__Input for this task__

───

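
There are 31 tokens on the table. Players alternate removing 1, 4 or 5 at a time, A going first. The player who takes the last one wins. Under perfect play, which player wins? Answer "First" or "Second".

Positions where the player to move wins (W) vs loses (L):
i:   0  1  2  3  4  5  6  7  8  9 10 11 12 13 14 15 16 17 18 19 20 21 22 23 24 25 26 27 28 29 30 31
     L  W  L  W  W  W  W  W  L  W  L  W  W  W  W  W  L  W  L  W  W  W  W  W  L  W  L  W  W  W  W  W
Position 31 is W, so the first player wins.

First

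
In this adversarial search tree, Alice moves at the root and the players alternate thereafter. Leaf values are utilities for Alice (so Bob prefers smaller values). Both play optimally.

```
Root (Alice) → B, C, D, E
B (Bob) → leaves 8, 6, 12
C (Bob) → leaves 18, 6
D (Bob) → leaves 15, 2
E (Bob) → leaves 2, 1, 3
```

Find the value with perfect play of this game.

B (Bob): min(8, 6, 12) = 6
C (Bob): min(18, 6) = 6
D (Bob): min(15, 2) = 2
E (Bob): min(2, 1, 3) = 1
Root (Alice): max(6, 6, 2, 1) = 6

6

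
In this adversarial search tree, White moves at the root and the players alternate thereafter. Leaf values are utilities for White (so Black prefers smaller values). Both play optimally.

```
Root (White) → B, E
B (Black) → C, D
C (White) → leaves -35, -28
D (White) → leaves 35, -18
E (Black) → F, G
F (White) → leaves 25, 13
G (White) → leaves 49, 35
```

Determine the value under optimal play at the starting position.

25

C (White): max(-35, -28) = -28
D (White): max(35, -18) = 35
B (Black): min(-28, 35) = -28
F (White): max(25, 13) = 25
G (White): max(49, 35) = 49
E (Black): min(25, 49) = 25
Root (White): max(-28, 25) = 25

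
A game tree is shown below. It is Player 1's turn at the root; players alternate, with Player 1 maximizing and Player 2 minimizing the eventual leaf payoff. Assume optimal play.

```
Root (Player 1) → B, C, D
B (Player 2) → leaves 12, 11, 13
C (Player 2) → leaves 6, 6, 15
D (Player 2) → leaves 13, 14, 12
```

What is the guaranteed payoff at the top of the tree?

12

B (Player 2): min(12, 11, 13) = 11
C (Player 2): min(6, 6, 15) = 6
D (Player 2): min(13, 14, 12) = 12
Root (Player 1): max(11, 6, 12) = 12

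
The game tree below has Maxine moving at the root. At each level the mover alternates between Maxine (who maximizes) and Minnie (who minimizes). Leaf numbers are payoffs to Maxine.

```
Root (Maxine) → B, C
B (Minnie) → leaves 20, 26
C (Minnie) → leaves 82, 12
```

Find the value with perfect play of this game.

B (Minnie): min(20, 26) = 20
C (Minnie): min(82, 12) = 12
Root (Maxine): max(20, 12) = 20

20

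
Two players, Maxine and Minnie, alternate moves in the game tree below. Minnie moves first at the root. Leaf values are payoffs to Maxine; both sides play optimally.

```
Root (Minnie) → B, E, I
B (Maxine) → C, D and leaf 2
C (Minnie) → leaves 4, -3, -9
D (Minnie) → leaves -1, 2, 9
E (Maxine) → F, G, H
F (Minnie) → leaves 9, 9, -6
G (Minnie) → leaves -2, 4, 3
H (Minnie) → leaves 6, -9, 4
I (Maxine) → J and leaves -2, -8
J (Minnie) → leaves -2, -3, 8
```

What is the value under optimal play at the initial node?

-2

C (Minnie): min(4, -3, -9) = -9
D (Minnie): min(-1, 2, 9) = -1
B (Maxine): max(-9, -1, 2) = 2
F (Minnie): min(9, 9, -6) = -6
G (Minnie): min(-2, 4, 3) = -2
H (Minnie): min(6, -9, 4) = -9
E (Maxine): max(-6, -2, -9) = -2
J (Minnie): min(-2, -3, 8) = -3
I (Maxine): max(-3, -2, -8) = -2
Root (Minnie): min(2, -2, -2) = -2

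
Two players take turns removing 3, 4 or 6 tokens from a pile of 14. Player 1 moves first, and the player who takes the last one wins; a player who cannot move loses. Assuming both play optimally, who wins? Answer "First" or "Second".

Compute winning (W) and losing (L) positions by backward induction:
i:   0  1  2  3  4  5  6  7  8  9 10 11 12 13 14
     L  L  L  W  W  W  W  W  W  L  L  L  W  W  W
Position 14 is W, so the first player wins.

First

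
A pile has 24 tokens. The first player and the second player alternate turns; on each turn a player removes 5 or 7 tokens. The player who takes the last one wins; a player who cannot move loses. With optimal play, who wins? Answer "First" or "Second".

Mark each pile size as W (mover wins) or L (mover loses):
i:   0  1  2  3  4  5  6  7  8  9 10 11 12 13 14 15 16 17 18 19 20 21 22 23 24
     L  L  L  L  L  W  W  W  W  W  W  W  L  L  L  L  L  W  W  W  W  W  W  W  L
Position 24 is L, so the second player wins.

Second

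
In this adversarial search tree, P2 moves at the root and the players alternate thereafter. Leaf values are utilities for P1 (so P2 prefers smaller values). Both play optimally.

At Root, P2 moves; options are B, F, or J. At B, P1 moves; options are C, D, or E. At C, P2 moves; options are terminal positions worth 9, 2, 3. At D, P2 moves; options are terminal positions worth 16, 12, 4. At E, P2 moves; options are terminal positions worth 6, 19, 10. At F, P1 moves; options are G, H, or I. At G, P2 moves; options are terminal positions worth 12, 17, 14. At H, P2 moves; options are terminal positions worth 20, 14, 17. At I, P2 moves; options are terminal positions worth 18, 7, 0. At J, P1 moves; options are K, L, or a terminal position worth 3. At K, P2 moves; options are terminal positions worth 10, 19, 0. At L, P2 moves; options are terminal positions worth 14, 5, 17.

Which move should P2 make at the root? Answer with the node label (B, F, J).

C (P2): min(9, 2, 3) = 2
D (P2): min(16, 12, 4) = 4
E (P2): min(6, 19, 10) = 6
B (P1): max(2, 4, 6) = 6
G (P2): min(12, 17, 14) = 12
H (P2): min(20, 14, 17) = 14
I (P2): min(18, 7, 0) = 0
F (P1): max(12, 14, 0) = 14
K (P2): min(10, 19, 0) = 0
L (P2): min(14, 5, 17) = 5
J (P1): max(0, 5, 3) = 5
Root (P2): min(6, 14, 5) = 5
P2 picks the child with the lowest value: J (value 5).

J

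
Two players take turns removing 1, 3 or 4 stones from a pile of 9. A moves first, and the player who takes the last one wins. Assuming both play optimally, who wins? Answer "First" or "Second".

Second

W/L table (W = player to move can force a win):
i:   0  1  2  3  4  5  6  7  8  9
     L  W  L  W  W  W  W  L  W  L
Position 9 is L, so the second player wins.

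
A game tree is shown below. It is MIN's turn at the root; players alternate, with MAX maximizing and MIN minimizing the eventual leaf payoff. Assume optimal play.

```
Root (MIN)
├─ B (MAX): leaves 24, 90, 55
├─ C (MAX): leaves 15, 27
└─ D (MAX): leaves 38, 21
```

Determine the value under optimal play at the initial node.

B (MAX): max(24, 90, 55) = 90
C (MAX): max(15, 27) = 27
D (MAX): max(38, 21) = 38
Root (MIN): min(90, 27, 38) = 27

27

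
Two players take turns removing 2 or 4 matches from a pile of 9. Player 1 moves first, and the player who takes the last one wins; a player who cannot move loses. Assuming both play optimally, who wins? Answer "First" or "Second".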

───

__Task item__
Retype the data. Keep every word as it stands.

__Exercise result__
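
There are 31 tokens on the table. Players alternate removing 1, 4 or 5 at a time, A going first. The player who takes the last one wins. Under perfect play, which player wins? Answer "First" or "Second".

Positions where the player to move wins (W) vs loses (L):
i:   0  1  2  3  4  5  6  7  8  9 10 11 12 13 14 15 16 17 18 19 20 21 22 23 24 25 26 27 28 29 30 31
     L  W  L  W  W  W  W  W  L  W  L  W  W  W  W  W  L  W  L  W  W  W  W  W  L  W  L  W  W  W  W  W
Position 31 is W, so the first player wins.

First

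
In this adversarial search tree, Alice moves at the root and the players alternate thereafter. Leaf values are utilities for Alice (so Bob prefers smaller values). Both play optimally.

```
Root (Alice) → B, C, D, E
B (Bob) → leaves 8, 6, 12
C (Bob) → leaves 18, 6
D (Bob) → leaves 15, 2
E (Bob) → leaves 2, 1, 3
```

Find the value with perfect play of this game.

B (Bob): min(8, 6, 12) = 6
C (Bob): min(18, 6) = 6
D (Bob): min(15, 2) = 2
E (Bob): min(2, 1, 3) = 1
Root (Alice): max(6, 6, 2, 1) = 6

6

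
In this adversarial search tree, White moves at the root and the players alternate thereafter. Leaf values are utilities for White (so Black prefers smaller values). Both play optimally.

```
Root (White) → B, E
B (Black) → C, D
C (White) → leaves -35, -28
D (White) → leaves 35, -18
E (Black) → F, G
F (White) → leaves 25, 13
G (White) → leaves 49, 35
```

Determine the value under optimal play at the starting position.

25

C (White): max(-35, -28) = -28
D (White): max(35, -18) = 35
B (Black): min(-28, 35) = -28
F (White): max(25, 13) = 25
G (White): max(49, 35) = 49
E (Black): min(25, 49) = 25
Root (White): max(-28, 25) = 25

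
A game tree is shown below. It is Player 1's turn at the root; players alternate, with Player 1 maximizing and Player 2 minimizing the eventual leaf payoff. Assume optimal play.

```
Root (Player 1) → B, C, D
B (Player 2) → leaves 12, 11, 13
C (Player 2) → leaves 6, 6, 15
D (Player 2) → leaves 13, 14, 12
```

What is the guaranteed payoff at the top of the tree?

12

B (Player 2): min(12, 11, 13) = 11
C (Player 2): min(6, 6, 15) = 6
D (Player 2): min(13, 14, 12) = 12
Root (Player 1): max(11, 6, 12) = 12

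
The game tree below has Maxine moving at the root. At each level the mover alternates between Maxine (who maximizes) and Minnie (who minimizes). Leaf numbers are payoffs to Maxine.

```
Root (Maxine) → B, C
B (Minnie) → leaves 20, 26
C (Minnie) → leaves 82, 12
```

Find the value with perfect play of this game.

B (Minnie): min(20, 26) = 20
C (Minnie): min(82, 12) = 12
Root (Maxine): max(20, 12) = 20

20

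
Two players, Maxine and Minnie, alternate moves in the game tree below. Minnie moves first at the root. Leaf values are payoffs to Maxine; both sides play optimally.

```
Root (Minnie) → B, E, I
B (Maxine) → C, D and leaf 2
C (Minnie) → leaves 4, -3, -9
D (Minnie) → leaves -1, 2, 9
E (Maxine) → F, G, H
F (Minnie) → leaves 9, 9, -6
G (Minnie) → leaves -2, 4, 3
H (Minnie) → leaves 6, -9, 4
I (Maxine) → J and leaves -2, -8
J (Minnie) → leaves -2, -3, 8
```

What is the value under optimal play at the initial node?

-2

C (Minnie): min(4, -3, -9) = -9
D (Minnie): min(-1, 2, 9) = -1
B (Maxine): max(-9, -1, 2) = 2
F (Minnie): min(9, 9, -6) = -6
G (Minnie): min(-2, 4, 3) = -2
H (Minnie): min(6, -9, 4) = -9
E (Maxine): max(-6, -2, -9) = -2
J (Minnie): min(-2, -3, 8) = -3
I (Maxine): max(-3, -2, -8) = -2
Root (Minnie): min(2, -2, -2) = -2

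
Two players take turns removing 3, 4 or 6 tokens from a pile of 14. Player 1 moves first, and the player who takes the last one wins; a player who cannot move loses. Assuming both play optimally, who wins? Answer "First" or "Second".

Compute winning (W) and losing (L) positions by backward induction:
i:   0  1  2  3  4  5  6  7  8  9 10 11 12 13 14
     L  L  L  W  W  W  W  W  W  L  L  L  W  W  W
Position 14 is W, so the first player wins.

First

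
A pile has 24 tokens. The first player and the second player alternate turns; on each turn a player removes 5 or 7 tokens. The player who takes the last one wins; a player who cannot move loses. With optimal play, who wins? Answer "First" or "Second".

Mark each pile size as W (mover wins) or L (mover loses):
i:   0  1  2  3  4  5  6  7  8  9 10 11 12 13 14 15 16 17 18 19 20 21 22 23 24
     L  L  L  L  L  W  W  W  W  W  W  W  L  L  L  L  L  W  W  W  W  W  W  W  L
Position 24 is L, so the second player wins.

Second

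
In this adversarial search tree, P2 moves at the root and the players alternate thereafter. Leaf values are utilities for P1 (so P2 prefers smaller values). Both play optimally.

At Root, P2 moves; options are B, F, or J. At B, P1 moves; options are C, D, or E. At C, P2 moves; options are terminal positions worth 9, 2, 3. At D, P2 moves; options are terminal positions worth 16, 12, 4. At E, P2 moves; options are terminal positions worth 6, 19, 10. At F, P1 moves; options are G, H, or I. At G, P2 moves; options are terminal positions worth 12, 17, 14. At H, P2 moves; options are terminal positions worth 20, 14, 17. At I, P2 moves; options are terminal positions worth 18, 7, 0. At J, P1 moves; options are K, L, or a terminal position worth 3. At K, P2 moves; options are terminal positions worth 10, 19, 0. At L, P2 moves; options are terminal positions worth 14, 5, 17.

Which move should P2 make at the root? Answer with the node label (B, F, J).

C (P2): min(9, 2, 3) = 2
D (P2): min(16, 12, 4) = 4
E (P2): min(6, 19, 10) = 6
B (P1): max(2, 4, 6) = 6
G (P2): min(12, 17, 14) = 12
H (P2): min(20, 14, 17) = 14
I (P2): min(18, 7, 0) = 0
F (P1): max(12, 14, 0) = 14
K (P2): min(10, 19, 0) = 0
L (P2): min(14, 5, 17) = 5
J (P1): max(0, 5, 3) = 5
Root (P2): min(6, 14, 5) = 5
P2 picks the child with the lowest value: J (value 5).

J

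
Two players take turns removing 1, 3 or 4 stones from a pile of 9. A moves first, and the player who takes the last one wins. Assuming both play optimally, who wins? Answer "First" or "Second".

Second

W/L table (W = player to move can force a win):
i:   0  1  2  3  4  5  6  7  8  9
     L  W  L  W  W  W  W  L  W  L
Position 9 is L, so the second player wins.

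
A game tree is shown below. It is MIN's turn at the root; players alternate, with MAX maximizing and MIN minimizing the eventual leaf payoff. Assume optimal play.

```
Root (MIN)
├─ B (MAX): leaves 24, 90, 55
├─ C (MAX): leaves 15, 27
└─ D (MAX): leaves 38, 21
```

Determine the value under optimal play at the initial node.

B (MAX): max(24, 90, 55) = 90
C (MAX): max(15, 27) = 27
D (MAX): max(38, 21) = 38
Root (MIN): min(90, 27, 38) = 27

27

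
Two players take turns removing 2 or 4 matches from a pile of 9. Player 1 moves first, and the player who takes the last one wins; a player who cannot move loses. Assuming both play optimally, who wins? Answer "First" or "Second".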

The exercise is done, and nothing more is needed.